• **Instructions to follow**
Reproduce word for word, from the entries below, the line with "-4$. What is", the line with "Answer: -193596896", and every line between them, and nothing more.
=== Data in this exercise ===
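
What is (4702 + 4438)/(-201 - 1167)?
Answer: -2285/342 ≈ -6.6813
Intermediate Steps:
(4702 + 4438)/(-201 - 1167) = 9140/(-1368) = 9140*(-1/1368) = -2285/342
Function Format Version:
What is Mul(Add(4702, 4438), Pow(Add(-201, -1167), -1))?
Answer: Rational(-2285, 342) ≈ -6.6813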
===
=== Data in this exercise ===
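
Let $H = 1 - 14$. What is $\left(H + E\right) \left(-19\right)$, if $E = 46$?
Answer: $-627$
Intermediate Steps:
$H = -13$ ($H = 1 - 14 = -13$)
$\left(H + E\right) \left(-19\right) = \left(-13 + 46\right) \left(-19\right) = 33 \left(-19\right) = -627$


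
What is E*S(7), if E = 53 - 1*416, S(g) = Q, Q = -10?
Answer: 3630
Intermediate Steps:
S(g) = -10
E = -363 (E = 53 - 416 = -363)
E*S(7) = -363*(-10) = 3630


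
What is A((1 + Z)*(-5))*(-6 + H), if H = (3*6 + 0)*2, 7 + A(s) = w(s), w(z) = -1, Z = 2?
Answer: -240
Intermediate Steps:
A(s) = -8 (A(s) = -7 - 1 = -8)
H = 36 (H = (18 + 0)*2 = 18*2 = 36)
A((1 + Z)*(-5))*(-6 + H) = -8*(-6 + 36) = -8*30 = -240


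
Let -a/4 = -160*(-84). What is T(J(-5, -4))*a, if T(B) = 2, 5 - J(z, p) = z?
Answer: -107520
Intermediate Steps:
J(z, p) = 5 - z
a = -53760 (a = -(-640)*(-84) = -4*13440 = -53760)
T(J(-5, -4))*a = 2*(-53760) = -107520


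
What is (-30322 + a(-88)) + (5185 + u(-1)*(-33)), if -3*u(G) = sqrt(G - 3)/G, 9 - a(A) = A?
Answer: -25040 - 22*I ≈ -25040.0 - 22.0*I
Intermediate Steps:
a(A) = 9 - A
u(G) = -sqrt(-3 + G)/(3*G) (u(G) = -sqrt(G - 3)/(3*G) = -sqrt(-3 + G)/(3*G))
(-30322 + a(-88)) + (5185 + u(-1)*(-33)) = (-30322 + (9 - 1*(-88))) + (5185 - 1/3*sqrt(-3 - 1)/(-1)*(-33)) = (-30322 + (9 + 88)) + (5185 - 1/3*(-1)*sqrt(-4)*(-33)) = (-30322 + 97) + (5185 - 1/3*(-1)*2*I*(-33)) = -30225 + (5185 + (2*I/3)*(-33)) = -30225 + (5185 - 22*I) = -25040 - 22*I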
===
=== Data in this exercise ===
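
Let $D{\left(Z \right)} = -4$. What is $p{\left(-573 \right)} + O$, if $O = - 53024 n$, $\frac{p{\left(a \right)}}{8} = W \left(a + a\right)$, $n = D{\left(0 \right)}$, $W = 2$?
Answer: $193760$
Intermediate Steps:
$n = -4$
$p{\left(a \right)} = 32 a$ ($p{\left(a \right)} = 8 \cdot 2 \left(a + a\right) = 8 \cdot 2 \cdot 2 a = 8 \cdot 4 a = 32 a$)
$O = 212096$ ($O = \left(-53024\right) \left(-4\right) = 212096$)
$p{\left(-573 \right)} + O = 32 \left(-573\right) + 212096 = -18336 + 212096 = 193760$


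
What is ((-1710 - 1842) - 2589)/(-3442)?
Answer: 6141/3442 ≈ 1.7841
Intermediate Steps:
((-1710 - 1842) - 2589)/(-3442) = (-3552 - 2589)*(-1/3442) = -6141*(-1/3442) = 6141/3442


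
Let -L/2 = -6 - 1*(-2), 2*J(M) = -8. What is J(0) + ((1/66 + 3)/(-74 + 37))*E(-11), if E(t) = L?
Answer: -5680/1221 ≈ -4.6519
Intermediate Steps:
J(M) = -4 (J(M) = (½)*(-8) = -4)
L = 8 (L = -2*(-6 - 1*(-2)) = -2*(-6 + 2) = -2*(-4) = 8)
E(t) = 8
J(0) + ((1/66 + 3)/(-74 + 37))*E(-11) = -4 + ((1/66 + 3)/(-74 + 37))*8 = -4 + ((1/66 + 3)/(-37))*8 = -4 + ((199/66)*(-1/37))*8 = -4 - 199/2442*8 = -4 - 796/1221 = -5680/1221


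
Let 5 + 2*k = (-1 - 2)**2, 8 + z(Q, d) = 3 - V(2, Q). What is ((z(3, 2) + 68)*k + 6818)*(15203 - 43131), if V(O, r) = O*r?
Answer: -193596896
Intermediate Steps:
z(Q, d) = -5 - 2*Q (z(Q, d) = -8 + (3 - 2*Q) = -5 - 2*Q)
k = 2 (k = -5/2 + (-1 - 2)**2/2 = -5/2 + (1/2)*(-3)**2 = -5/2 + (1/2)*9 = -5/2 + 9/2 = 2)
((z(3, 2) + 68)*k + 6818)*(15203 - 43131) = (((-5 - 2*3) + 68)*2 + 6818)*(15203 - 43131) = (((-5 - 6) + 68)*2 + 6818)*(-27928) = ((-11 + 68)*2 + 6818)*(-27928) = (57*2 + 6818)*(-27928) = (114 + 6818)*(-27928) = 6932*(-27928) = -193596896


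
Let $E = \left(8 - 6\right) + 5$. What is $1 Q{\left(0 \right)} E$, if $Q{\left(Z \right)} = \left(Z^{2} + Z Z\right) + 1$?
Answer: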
===
• **Problem solution**
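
Let $D{\left(Z \right)} = -4$. What is $p{\left(-573 \right)} + O$, if $O = - 53024 n$, $\frac{p{\left(a \right)}}{8} = W \left(a + a\right)$, $n = D{\left(0 \right)}$, $W = 2$?
Answer: $193760$
Intermediate Steps:
$n = -4$
$p{\left(a \right)} = 32 a$ ($p{\left(a \right)} = 8 \cdot 2 \left(a + a\right) = 8 \cdot 2 \cdot 2 a = 8 \cdot 4 a = 32 a$)
$O = 212096$ ($O = \left(-53024\right) \left(-4\right) = 212096$)
$p{\left(-573 \right)} + O = 32 \left(-573\right) + 212096 = -18336 + 212096 = 193760$


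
What is ((-1710 - 1842) - 2589)/(-3442)?
Answer: 6141/3442 ≈ 1.7841
Intermediate Steps:
((-1710 - 1842) - 2589)/(-3442) = (-3552 - 2589)*(-1/3442) = -6141*(-1/3442) = 6141/3442


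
Let -L/2 = -6 - 1*(-2), 2*J(M) = -8. What is J(0) + ((1/66 + 3)/(-74 + 37))*E(-11), if E(t) = L?
Answer: -5680/1221 ≈ -4.6519
Intermediate Steps:
J(M) = -4 (J(M) = (½)*(-8) = -4)
L = 8 (L = -2*(-6 - 1*(-2)) = -2*(-6 + 2) = -2*(-4) = 8)
E(t) = 8
J(0) + ((1/66 + 3)/(-74 + 37))*E(-11) = -4 + ((1/66 + 3)/(-74 + 37))*8 = -4 + ((1/66 + 3)/(-37))*8 = -4 + ((199/66)*(-1/37))*8 = -4 - 199/2442*8 = -4 - 796/1221 = -5680/1221


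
Let 5 + 2*k = (-1 - 2)**2, 8 + z(Q, d) = 3 - V(2, Q). What is ((z(3, 2) + 68)*k + 6818)*(15203 - 43131), if V(O, r) = O*r?
Answer: -193596896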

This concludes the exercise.